* _Work instructions_: Comb through the entries for "behavior" and pull out each line that holds it.

[Dataset excerpts]
┏━━

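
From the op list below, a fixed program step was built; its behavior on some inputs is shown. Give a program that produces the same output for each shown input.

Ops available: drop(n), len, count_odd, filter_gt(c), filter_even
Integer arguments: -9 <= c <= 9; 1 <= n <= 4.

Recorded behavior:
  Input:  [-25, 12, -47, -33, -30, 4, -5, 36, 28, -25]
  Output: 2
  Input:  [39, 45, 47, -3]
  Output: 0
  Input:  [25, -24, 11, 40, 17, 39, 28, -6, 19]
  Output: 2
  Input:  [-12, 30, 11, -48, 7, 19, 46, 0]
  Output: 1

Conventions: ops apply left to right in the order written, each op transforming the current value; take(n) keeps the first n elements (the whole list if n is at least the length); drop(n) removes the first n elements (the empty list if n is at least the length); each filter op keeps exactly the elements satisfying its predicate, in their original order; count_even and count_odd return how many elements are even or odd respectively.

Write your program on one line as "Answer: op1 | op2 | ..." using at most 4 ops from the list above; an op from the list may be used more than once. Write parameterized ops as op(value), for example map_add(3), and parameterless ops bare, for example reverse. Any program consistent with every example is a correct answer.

drop(4) | drop(1) | count_odd

Check, running the answer program on each example:
  [-25, 12, -47, -33, -30, 4, -5, 36, 28, -25] -> [-30, 4, -5, 36, 28, -25] -> [4, -5, 36, 28, -25] -> 2
  [39, 45, 47, -3] -> [] -> [] -> 0
  [25, -24, 11, 40, 17, 39, 28, -6, 19] -> [17, 39, 28, -6, 19] -> [39, 28, -6, 19] -> 2
  [-12, 30, 11, -48, 7, 19, 46, 0] -> [7, 19, 46, 0] -> [19, 46, 0] -> 1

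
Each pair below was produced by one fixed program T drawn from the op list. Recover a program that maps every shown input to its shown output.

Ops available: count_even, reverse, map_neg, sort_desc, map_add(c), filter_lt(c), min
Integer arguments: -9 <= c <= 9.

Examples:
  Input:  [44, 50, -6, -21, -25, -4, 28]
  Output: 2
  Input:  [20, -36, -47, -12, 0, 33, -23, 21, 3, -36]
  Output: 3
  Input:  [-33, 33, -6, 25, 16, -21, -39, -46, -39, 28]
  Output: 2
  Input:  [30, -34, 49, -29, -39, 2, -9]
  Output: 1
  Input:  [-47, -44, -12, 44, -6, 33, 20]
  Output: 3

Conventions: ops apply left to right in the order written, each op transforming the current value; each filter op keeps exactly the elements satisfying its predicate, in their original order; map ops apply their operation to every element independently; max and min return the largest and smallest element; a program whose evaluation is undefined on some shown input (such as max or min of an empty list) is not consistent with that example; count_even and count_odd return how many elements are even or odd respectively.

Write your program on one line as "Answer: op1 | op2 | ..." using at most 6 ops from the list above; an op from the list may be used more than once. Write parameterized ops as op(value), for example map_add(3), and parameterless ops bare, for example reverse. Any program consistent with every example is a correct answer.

reverse | map_add(4) | filter_lt(3) | sort_desc | count_even

Check, running the answer program on each example:
  [44, 50, -6, -21, -25, -4, 28] -> [28, -4, -25, -21, -6, 50, 44] -> [32, 0, -21, -17, -2, 54, 48] -> [0, -21, -17, -2] -> [0, -2, -17, -21] -> 2
  [20, -36, -47, -12, 0, 33, -23, 21, 3, -36] -> [-36, 3, 21, -23, 33, 0, -12, -47, -36, 20] -> [-32, 7, 25, -19, 37, 4, -8, -43, -32, 24] -> [-32, -19, -8, -43, -32] -> [-8, -19, -32, -32, -43] -> 3
  [-33, 33, -6, 25, 16, -21, -39, -46, -39, 28] -> [28, -39, -46, -39, -21, 16, 25, -6, 33, -33] -> [32, -35, -42, -35, -17, 20, 29, -2, 37, -29] -> [-35, -42, -35, -17, -2, -29] -> [-2, -17, -29, -35, -35, -42] -> 2
  [30, -34, 49, -29, -39, 2, -9] -> [-9, 2, -39, -29, 49, -34, 30] -> [-5, 6, -35, -25, 53, -30, 34] -> [-5, -35, -25, -30] -> [-5, -25, -30, -35] -> 1
  [-47, -44, -12, 44, -6, 33, 20] -> [20, 33, -6, 44, -12, -44, -47] -> [24, 37, -2, 48, -8, -40, -43] -> [-2, -8, -40, -43] -> [-2, -8, -40, -43] -> 3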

┗━━

* _Completed exercise_:
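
From the op list below, a fixed program step was built; its behavior on some inputs is shown. Give a program that produces the same output for each shown input.
Recorded behavior: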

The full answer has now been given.